(EXERCISE BRIEF):
Only the lines below starting at the one containing "gcd(c^2 + 7*c/2" and ending at the one containing "d^2/dp^2 [0.58*p^2 - 2.42*p" belong in the answer, each copied exactly.

(DATA FOR REVIEW):
______________________________
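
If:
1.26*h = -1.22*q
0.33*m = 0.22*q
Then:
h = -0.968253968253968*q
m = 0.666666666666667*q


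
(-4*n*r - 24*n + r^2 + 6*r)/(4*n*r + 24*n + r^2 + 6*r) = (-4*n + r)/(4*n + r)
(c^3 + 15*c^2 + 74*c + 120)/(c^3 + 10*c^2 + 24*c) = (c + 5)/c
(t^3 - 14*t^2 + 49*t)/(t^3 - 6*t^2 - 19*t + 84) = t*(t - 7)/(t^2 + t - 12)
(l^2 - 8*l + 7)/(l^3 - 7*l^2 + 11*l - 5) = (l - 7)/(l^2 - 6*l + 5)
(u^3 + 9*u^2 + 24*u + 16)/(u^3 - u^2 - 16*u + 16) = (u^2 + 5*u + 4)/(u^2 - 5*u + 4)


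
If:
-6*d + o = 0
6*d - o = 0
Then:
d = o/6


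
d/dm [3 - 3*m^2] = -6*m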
______________________________
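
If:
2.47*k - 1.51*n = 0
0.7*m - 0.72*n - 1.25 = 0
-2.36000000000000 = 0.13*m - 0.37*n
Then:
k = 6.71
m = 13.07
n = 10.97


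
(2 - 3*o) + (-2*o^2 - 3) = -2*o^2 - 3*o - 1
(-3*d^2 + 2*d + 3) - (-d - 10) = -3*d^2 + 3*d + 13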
______________________________
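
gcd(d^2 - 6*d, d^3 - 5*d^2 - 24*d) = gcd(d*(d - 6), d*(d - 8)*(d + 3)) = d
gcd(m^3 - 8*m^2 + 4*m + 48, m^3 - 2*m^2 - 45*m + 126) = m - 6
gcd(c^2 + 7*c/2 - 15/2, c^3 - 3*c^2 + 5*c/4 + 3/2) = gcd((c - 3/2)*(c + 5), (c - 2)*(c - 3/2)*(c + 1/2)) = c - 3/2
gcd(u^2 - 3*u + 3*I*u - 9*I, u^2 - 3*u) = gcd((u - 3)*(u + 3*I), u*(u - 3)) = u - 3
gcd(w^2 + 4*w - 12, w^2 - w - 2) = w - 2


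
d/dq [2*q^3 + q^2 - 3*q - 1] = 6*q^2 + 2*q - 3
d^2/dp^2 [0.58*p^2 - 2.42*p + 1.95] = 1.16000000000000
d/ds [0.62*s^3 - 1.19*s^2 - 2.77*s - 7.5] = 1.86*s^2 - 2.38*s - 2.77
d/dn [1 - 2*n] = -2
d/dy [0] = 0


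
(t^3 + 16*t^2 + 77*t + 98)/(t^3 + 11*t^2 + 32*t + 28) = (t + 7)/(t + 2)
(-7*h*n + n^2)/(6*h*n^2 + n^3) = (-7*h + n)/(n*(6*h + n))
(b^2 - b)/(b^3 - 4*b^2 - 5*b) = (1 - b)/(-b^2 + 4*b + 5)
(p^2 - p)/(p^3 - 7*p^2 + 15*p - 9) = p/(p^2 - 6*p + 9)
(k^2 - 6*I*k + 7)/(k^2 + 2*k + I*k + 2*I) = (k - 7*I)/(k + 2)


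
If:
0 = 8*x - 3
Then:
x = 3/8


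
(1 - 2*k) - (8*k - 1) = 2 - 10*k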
______________________________
(RESPONSE TO THIS EXERCISE):
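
gcd(c^2 + 7*c/2 - 15/2, c^3 - 3*c^2 + 5*c/4 + 3/2) = gcd((c - 3/2)*(c + 5), (c - 2)*(c - 3/2)*(c + 1/2)) = c - 3/2
gcd(u^2 - 3*u + 3*I*u - 9*I, u^2 - 3*u) = gcd((u - 3)*(u + 3*I), u*(u - 3)) = u - 3
gcd(w^2 + 4*w - 12, w^2 - w - 2) = w - 2


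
d/dq [2*q^3 + q^2 - 3*q - 1] = 6*q^2 + 2*q - 3
d^2/dp^2 [0.58*p^2 - 2.42*p + 1.95] = 1.16000000000000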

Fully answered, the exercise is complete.